#### [Work to be completed]
Copy out each line below exactly as written.

= = = = =

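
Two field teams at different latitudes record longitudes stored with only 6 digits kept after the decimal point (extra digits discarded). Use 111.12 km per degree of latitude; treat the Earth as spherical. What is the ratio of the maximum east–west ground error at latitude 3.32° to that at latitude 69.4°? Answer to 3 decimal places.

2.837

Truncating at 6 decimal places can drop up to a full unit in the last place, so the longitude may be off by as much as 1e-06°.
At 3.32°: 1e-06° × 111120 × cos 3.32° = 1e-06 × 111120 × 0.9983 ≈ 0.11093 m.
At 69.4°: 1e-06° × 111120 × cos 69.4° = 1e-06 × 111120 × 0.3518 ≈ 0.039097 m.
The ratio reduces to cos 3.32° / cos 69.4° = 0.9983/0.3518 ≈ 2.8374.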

= = = = =

#### [Answer below]
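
Two field teams at different latitudes record longitudes stored with only 6 digits kept after the decimal point (extra digits discarded). Use 111.12 km per degree of latitude; treat the Earth as spherical. What is the ratio of the maximum east–west ground error at latitude 3.32° to that at latitude 69.4°? Answer to 3 decimal places.

2.837

Truncating at 6 decimal places can drop up to a full unit in the last place, so the longitude may be off by as much as 1e-06°.
At 3.32°: 1e-06° × 111120 × cos 3.32° = 1e-06 × 111120 × 0.9983 ≈ 0.11093 m.
At 69.4°: 1e-06° × 111120 × cos 69.4° = 1e-06 × 111120 × 0.3518 ≈ 0.039097 m.
The ratio reduces to cos 3.32° / cos 69.4° = 0.9983/0.3518 ≈ 2.8374.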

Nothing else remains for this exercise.